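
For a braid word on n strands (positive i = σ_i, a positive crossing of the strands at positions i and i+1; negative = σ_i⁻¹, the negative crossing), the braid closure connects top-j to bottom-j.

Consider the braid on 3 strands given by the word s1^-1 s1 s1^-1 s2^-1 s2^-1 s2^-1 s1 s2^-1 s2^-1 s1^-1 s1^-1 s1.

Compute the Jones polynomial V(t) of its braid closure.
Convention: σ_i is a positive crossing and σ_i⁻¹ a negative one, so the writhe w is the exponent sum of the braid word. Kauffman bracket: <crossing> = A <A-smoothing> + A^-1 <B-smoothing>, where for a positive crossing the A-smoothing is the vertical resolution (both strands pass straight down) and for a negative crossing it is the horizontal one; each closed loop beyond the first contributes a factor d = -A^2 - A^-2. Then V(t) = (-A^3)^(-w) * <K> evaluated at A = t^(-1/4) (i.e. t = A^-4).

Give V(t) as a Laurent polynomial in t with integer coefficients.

t^-2 - t^-3 + 3*t^-4 - 3*t^-5 + 3*t^-6 - 3*t^-7 + 2*t^-8 - t^-9

Derivation:
The presented braid s1^-1 s1 s1^-1 s2^-1 s2^-1 s2^-1 s1 s2^-1 s2^-1 s1^-1 s1^-1 s1 on 3 strands reduces by inverse Markov moves (closure unchanged at each step):
  Deconjugate: the word is γ·β·γ⁻¹ with γ = s1^-1 s1 (prefix) and γ⁻¹ = s1^-1 s1 (suffix); strip both.
Reduced to β = s1^-1 s2^-1 s2^-1 s2^-1 s1 s2^-1 s2^-1 s1^-1 on 3 strands, 8 crossings.
Compute on β:
Braid: s1^-1 s2^-1 s2^-1 s2^-1 s1 s2^-1 s2^-1 s1^-1 on 3 strands, 8 crossings.
Writhe w = (#positive) - (#negative) = 1 - 7 = -6.
Computing the Kauffman bracket via state sum. There are 2^8 = 256 states.
Smooth each crossing (0=||, 1=⌣⌢); contribution A^(Σ sign_k(1-2s_k)) * d^(L-1).
Tabulate the states by total A-exponent and number of loops L (A-exp: L × count):
  A^8: L=6 ×1
  A^6: L=5 ×8
  A^4: L=4 ×27, L=6 ×1
  A^2: L=3 ×49, L=5 ×7
  A^0: L=2 ×49, L=4 ×21
  A^-2: L=1 ×22, L=3 ×34
  A^-4: L=2 ×27, L=4 ×1
  A^-6: L=1 ×5, L=3 ×3
  A^-8: L=2 ×1
Each group contributes A^e * Σ count * d^(L-1):
Powers of d = -A^2 - A^-2: d^2 = A^4 + 2 + A^-4; d^3 = -A^6 - 3*A^2 - 3*A^-2 - A^-6; d^4 = A^8 + 4*A^4 + 6 + 4*A^-4 + A^-8; d^5 = -A^10 - 5*A^6 - 10*A^2 - 10*A^-2 - 5*A^-6 - A^-10.
  A^8 * (d^5) = -A^18 - 5*A^14 - 10*A^10 - 10*A^6 - 5*A^2 - A^-2
  A^6 * (8*d^4) = 8*A^14 + 32*A^10 + 48*A^6 + 32*A^2 + 8*A^-2
  A^4 * (27*d^3 + d^5) = -A^14 - 32*A^10 - 91*A^6 - 91*A^2 - 32*A^-2 - A^-6
  A^2 * (49*d^2 + 7*d^4) = 7*A^10 + 77*A^6 + 140*A^2 + 77*A^-2 + 7*A^-6
  A^0 * (49*d + 21*d^3) = -21*A^6 - 112*A^2 - 112*A^-2 - 21*A^-6
  A^-2 * (22 + 34*d^2) = 34*A^2 + 90*A^-2 + 34*A^-6
  A^-4 * (27*d + d^3) = -A^2 - 30*A^-2 - 30*A^-6 - A^-10
  A^-6 * (5 + 3*d^2) = 3*A^-2 + 11*A^-6 + 3*A^-10
  A^-8 * (d) = -A^-6 - A^-10
Summing the groups: <K> = -A^18 + 2*A^14 - 3*A^10 + 3*A^6 - 3*A^2 + 3*A^-2 - A^-6 + A^-10
Normalise by the writhe: (-A^3)^(-w) = (-A^3)^(6) = A^18, so f(A) = A^18 * <K> = -A^36 + 2*A^32 - 3*A^28 + 3*A^24 - 3*A^20 + 3*A^16 - A^12 + A^8.
Substitute A = t^(-1/4), i.e. A^e → t^(-e/4): V(t) = t^-2 - t^-3 + 3*t^-4 - 3*t^-5 + 3*t^-6 - 3*t^-7 + 2*t^-8 - t^-9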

== What to produce ==
Transcribe all of the entries without alteration.

== Answer to this exercise ==
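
For a braid word on n strands (positive i = σ_i, a positive crossing of the strands at positions i and i+1; negative = σ_i⁻¹, the negative crossing), the braid closure connects top-j to bottom-j.

Consider the braid on 3 strands given by the word s1^-1 s1 s1^-1 s2^-1 s2^-1 s2^-1 s1 s2^-1 s2^-1 s1^-1 s1^-1 s1.

Compute the Jones polynomial V(t) of its braid closure.
Convention: σ_i is a positive crossing and σ_i⁻¹ a negative one, so the writhe w is the exponent sum of the braid word. Kauffman bracket: <crossing> = A <A-smoothing> + A^-1 <B-smoothing>, where for a positive crossing the A-smoothing is the vertical resolution (both strands pass straight down) and for a negative crossing it is the horizontal one; each closed loop beyond the first contributes a factor d = -A^2 - A^-2. Then V(t) = (-A^3)^(-w) * <K> evaluated at A = t^(-1/4) (i.e. t = A^-4).

Give V(t) as a Laurent polynomial in t with integer coefficients.

t^-2 - t^-3 + 3*t^-4 - 3*t^-5 + 3*t^-6 - 3*t^-7 + 2*t^-8 - t^-9

Derivation:
The presented braid s1^-1 s1 s1^-1 s2^-1 s2^-1 s2^-1 s1 s2^-1 s2^-1 s1^-1 s1^-1 s1 on 3 strands reduces by inverse Markov moves (closure unchanged at each step):
  Deconjugate: the word is γ·β·γ⁻¹ with γ = s1^-1 s1 (prefix) and γ⁻¹ = s1^-1 s1 (suffix); strip both.
Reduced to β = s1^-1 s2^-1 s2^-1 s2^-1 s1 s2^-1 s2^-1 s1^-1 on 3 strands, 8 crossings.
Compute on β:
Braid: s1^-1 s2^-1 s2^-1 s2^-1 s1 s2^-1 s2^-1 s1^-1 on 3 strands, 8 crossings.
Writhe w = (#positive) - (#negative) = 1 - 7 = -6.
Computing the Kauffman bracket via state sum. There are 2^8 = 256 states.
Smooth each crossing (0=||, 1=⌣⌢); contribution A^(Σ sign_k(1-2s_k)) * d^(L-1).
Tabulate the states by total A-exponent and number of loops L (A-exp: L × count):
  A^8: L=6 ×1
  A^6: L=5 ×8
  A^4: L=4 ×27, L=6 ×1
  A^2: L=3 ×49, L=5 ×7
  A^0: L=2 ×49, L=4 ×21
  A^-2: L=1 ×22, L=3 ×34
  A^-4: L=2 ×27, L=4 ×1
  A^-6: L=1 ×5, L=3 ×3
  A^-8: L=2 ×1
Each group contributes A^e * Σ count * d^(L-1):
Powers of d = -A^2 - A^-2: d^2 = A^4 + 2 + A^-4; d^3 = -A^6 - 3*A^2 - 3*A^-2 - A^-6; d^4 = A^8 + 4*A^4 + 6 + 4*A^-4 + A^-8; d^5 = -A^10 - 5*A^6 - 10*A^2 - 10*A^-2 - 5*A^-6 - A^-10.
  A^8 * (d^5) = -A^18 - 5*A^14 - 10*A^10 - 10*A^6 - 5*A^2 - A^-2
  A^6 * (8*d^4) = 8*A^14 + 32*A^10 + 48*A^6 + 32*A^2 + 8*A^-2
  A^4 * (27*d^3 + d^5) = -A^14 - 32*A^10 - 91*A^6 - 91*A^2 - 32*A^-2 - A^-6
  A^2 * (49*d^2 + 7*d^4) = 7*A^10 + 77*A^6 + 140*A^2 + 77*A^-2 + 7*A^-6
  A^0 * (49*d + 21*d^3) = -21*A^6 - 112*A^2 - 112*A^-2 - 21*A^-6
  A^-2 * (22 + 34*d^2) = 34*A^2 + 90*A^-2 + 34*A^-6
  A^-4 * (27*d + d^3) = -A^2 - 30*A^-2 - 30*A^-6 - A^-10
  A^-6 * (5 + 3*d^2) = 3*A^-2 + 11*A^-6 + 3*A^-10
  A^-8 * (d) = -A^-6 - A^-10
Summing the groups: <K> = -A^18 + 2*A^14 - 3*A^10 + 3*A^6 - 3*A^2 + 3*A^-2 - A^-6 + A^-10
Normalise by the writhe: (-A^3)^(-w) = (-A^3)^(6) = A^18, so f(A) = A^18 * <K> = -A^36 + 2*A^32 - 3*A^28 + 3*A^24 - 3*A^20 + 3*A^16 - A^12 + A^8.
Substitute A = t^(-1/4), i.e. A^e → t^(-e/4): V(t) = t^-2 - t^-3 + 3*t^-4 - 3*t^-5 + 3*t^-6 - 3*t^-7 + 2*t^-8 - t^-9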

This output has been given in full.